(Stored items from a collection)
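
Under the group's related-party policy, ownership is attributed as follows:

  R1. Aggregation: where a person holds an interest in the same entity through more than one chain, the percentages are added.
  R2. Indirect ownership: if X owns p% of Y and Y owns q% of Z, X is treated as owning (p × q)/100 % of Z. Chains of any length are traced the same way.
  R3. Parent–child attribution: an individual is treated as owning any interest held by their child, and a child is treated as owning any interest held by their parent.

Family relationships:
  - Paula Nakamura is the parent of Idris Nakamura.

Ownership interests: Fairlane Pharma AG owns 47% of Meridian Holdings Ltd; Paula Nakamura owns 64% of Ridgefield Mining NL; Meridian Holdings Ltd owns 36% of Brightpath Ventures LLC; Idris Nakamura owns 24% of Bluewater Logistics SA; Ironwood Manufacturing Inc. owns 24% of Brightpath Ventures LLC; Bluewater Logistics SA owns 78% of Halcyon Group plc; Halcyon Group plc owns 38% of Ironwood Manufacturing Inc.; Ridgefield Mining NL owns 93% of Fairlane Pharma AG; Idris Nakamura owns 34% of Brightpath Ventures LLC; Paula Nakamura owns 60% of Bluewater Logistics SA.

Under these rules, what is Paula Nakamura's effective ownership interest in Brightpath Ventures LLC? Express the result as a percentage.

By parent–child attribution (R3), Paula Nakamura is treated as also owning Idris Nakamura's interest in Bluewater Logistics SA, giving 60% + 24% = 84%.
By parent–child attribution (R3), Paula Nakamura is treated as owning Idris Nakamura's 34% interest in Brightpath Ventures LLC.
Chain via Bluewater Logistics SA → Halcyon Group plc → Ironwood Manufacturing Inc. (R2): 84% × 78% × 38% × 24% = 5.975424% of Brightpath Ventures LLC.
Chain via Ridgefield Mining NL → Fairlane Pharma AG → Meridian Holdings Ltd (R2): 64% × 93% × 47% × 36% = 10.070784% of Brightpath Ventures LLC.
Direct interest in Brightpath Ventures LLC: 34%.
Aggregating (R1): 5.975424% + 10.070784% + 34% = 50.046208%.

50.046208%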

### Task details
Return every line from the entries that holds the string "owns".

### Answer box
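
  R2. Indirect ownership: if X owns p% of Y and Y owns q% of Z, X is treated as owning (p × q)/100 % of Z. Chains of any length are traced the same way.
Ownership interests: Fairlane Pharma AG owns 47% of Meridian Holdings Ltd; Paula Nakamura owns 64% of Ridgefield Mining NL; Meridian Holdings Ltd owns 36% of Brightpath Ventures LLC; Idris Nakamura owns 24% of Bluewater Logistics SA; Ironwood Manufacturing Inc. owns 24% of Brightpath Ventures LLC; Bluewater Logistics SA owns 78% of Halcyon Group plc; Halcyon Group plc owns 38% of Ironwood Manufacturing Inc.; Ridgefield Mining NL owns 93% of Fairlane Pharma AG; Idris Nakamura owns 34% of Brightpath Ventures LLC; Paula Nakamura owns 60% of Bluewater Logistics SA.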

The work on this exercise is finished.